→ **What you will do**: Quote all of the entries word for word.

(Study material Opens)

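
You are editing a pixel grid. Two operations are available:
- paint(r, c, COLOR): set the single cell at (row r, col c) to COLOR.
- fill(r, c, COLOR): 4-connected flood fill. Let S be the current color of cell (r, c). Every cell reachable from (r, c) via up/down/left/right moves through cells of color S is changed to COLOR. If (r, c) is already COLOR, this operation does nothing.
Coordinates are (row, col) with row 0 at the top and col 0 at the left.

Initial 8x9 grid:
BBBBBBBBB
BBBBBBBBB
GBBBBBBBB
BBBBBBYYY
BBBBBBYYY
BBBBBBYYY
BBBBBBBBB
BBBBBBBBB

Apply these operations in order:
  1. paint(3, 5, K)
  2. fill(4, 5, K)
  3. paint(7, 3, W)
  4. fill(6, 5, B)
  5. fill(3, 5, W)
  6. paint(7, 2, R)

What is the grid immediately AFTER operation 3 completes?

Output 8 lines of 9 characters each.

Answer: KKKKKKKKK
KKKKKKKKK
GKKKKKKKK
KKKKKKYYY
KKKKKKYYY
KKKKKKYYY
KKKKKKKKK
KKKWKKKKK

Derivation:
After op 1 paint(3,5,K):
BBBBBBBBB
BBBBBBBBB
GBBBBBBBB
BBBBBKYYY
BBBBBBYYY
BBBBBBYYY
BBBBBBBBB
BBBBBBBBB
After op 2 fill(4,5,K) [61 cells changed]:
KKKKKKKKK
KKKKKKKKK
GKKKKKKKK
KKKKKKYYY
KKKKKKYYY
KKKKKKYYY
KKKKKKKKK
KKKKKKKKK
After op 3 paint(7,3,W):
KKKKKKKKK
KKKKKKKKK
GKKKKKKKK
KKKKKKYYY
KKKKKKYYY
KKKKKKYYY
KKKKKKKKK
KKKWKKKKK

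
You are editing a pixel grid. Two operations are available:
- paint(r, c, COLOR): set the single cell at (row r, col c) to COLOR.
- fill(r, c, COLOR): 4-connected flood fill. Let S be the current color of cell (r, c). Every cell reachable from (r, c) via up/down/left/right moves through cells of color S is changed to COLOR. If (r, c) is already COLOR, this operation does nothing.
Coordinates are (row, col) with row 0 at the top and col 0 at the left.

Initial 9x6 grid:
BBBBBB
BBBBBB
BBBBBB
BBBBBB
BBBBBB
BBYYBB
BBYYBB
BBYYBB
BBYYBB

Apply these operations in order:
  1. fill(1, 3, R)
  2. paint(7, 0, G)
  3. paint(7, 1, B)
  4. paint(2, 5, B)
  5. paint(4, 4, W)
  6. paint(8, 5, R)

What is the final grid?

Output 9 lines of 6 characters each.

Answer: RRRRRR
RRRRRR
RRRRRB
RRRRRR
RRRRWR
RRYYRR
RRYYRR
GBYYRR
RRYYRR

Derivation:
After op 1 fill(1,3,R) [46 cells changed]:
RRRRRR
RRRRRR
RRRRRR
RRRRRR
RRRRRR
RRYYRR
RRYYRR
RRYYRR
RRYYRR
After op 2 paint(7,0,G):
RRRRRR
RRRRRR
RRRRRR
RRRRRR
RRRRRR
RRYYRR
RRYYRR
GRYYRR
RRYYRR
After op 3 paint(7,1,B):
RRRRRR
RRRRRR
RRRRRR
RRRRRR
RRRRRR
RRYYRR
RRYYRR
GBYYRR
RRYYRR
After op 4 paint(2,5,B):
RRRRRR
RRRRRR
RRRRRB
RRRRRR
RRRRRR
RRYYRR
RRYYRR
GBYYRR
RRYYRR
After op 5 paint(4,4,W):
RRRRRR
RRRRRR
RRRRRB
RRRRRR
RRRRWR
RRYYRR
RRYYRR
GBYYRR
RRYYRR
After op 6 paint(8,5,R):
RRRRRR
RRRRRR
RRRRRB
RRRRRR
RRRRWR
RRYYRR
RRYYRR
GBYYRR
RRYYRR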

(Study material Closes)

→ **Finished exercise**:
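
You are editing a pixel grid. Two operations are available:
- paint(r, c, COLOR): set the single cell at (row r, col c) to COLOR.
- fill(r, c, COLOR): 4-connected flood fill. Let S be the current color of cell (r, c). Every cell reachable from (r, c) via up/down/left/right moves through cells of color S is changed to COLOR. If (r, c) is already COLOR, this operation does nothing.
Coordinates are (row, col) with row 0 at the top and col 0 at the left.

Initial 8x9 grid:
BBBBBBBBB
BBBBBBBBB
GBBBBBBBB
BBBBBBYYY
BBBBBBYYY
BBBBBBYYY
BBBBBBBBB
BBBBBBBBB

Apply these operations in order:
  1. paint(3, 5, K)
  2. fill(4, 5, K)
  3. paint(7, 3, W)
  4. fill(6, 5, B)
  5. fill(3, 5, W)
  6. paint(7, 2, R)

What is the grid immediately AFTER operation 3 completes?

Output 8 lines of 9 characters each.

Answer: KKKKKKKKK
KKKKKKKKK
GKKKKKKKK
KKKKKKYYY
KKKKKKYYY
KKKKKKYYY
KKKKKKKKK
KKKWKKKKK

Derivation:
After op 1 paint(3,5,K):
BBBBBBBBB
BBBBBBBBB
GBBBBBBBB
BBBBBKYYY
BBBBBBYYY
BBBBBBYYY
BBBBBBBBB
BBBBBBBBB
After op 2 fill(4,5,K) [61 cells changed]:
KKKKKKKKK
KKKKKKKKK
GKKKKKKKK
KKKKKKYYY
KKKKKKYYY
KKKKKKYYY
KKKKKKKKK
KKKKKKKKK
After op 3 paint(7,3,W):
KKKKKKKKK
KKKKKKKKK
GKKKKKKKK
KKKKKKYYY
KKKKKKYYY
KKKKKKYYY
KKKKKKKKK
KKKWKKKKK

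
You are editing a pixel grid. Two operations are available:
- paint(r, c, COLOR): set the single cell at (row r, col c) to COLOR.
- fill(r, c, COLOR): 4-connected flood fill. Let S be the current color of cell (r, c). Every cell reachable from (r, c) via up/down/left/right moves through cells of color S is changed to COLOR. If (r, c) is already COLOR, this operation does nothing.
Coordinates are (row, col) with row 0 at the top and col 0 at the left.

Initial 9x6 grid:
BBBBBB
BBBBBB
BBBBBB
BBBBBB
BBBBBB
BBYYBB
BBYYBB
BBYYBB
BBYYBB

Apply these operations in order:
  1. fill(1, 3, R)
  2. paint(7, 0, G)
  3. paint(7, 1, B)
  4. paint(2, 5, B)
  5. paint(4, 4, W)
  6. paint(8, 5, R)

What is the final grid?

Output 9 lines of 6 characters each.

Answer: RRRRRR
RRRRRR
RRRRRB
RRRRRR
RRRRWR
RRYYRR
RRYYRR
GBYYRR
RRYYRR

Derivation:
After op 1 fill(1,3,R) [46 cells changed]:
RRRRRR
RRRRRR
RRRRRR
RRRRRR
RRRRRR
RRYYRR
RRYYRR
RRYYRR
RRYYRR
After op 2 paint(7,0,G):
RRRRRR
RRRRRR
RRRRRR
RRRRRR
RRRRRR
RRYYRR
RRYYRR
GRYYRR
RRYYRR
After op 3 paint(7,1,B):
RRRRRR
RRRRRR
RRRRRR
RRRRRR
RRRRRR
RRYYRR
RRYYRR
GBYYRR
RRYYRR
After op 4 paint(2,5,B):
RRRRRR
RRRRRR
RRRRRB
RRRRRR
RRRRRR
RRYYRR
RRYYRR
GBYYRR
RRYYRR
After op 5 paint(4,4,W):
RRRRRR
RRRRRR
RRRRRB
RRRRRR
RRRRWR
RRYYRR
RRYYRR
GBYYRR
RRYYRR
After op 6 paint(8,5,R):
RRRRRR
RRRRRR
RRRRRB
RRRRRR
RRRRWR
RRYYRR
RRYYRR
GBYYRR
RRYYRR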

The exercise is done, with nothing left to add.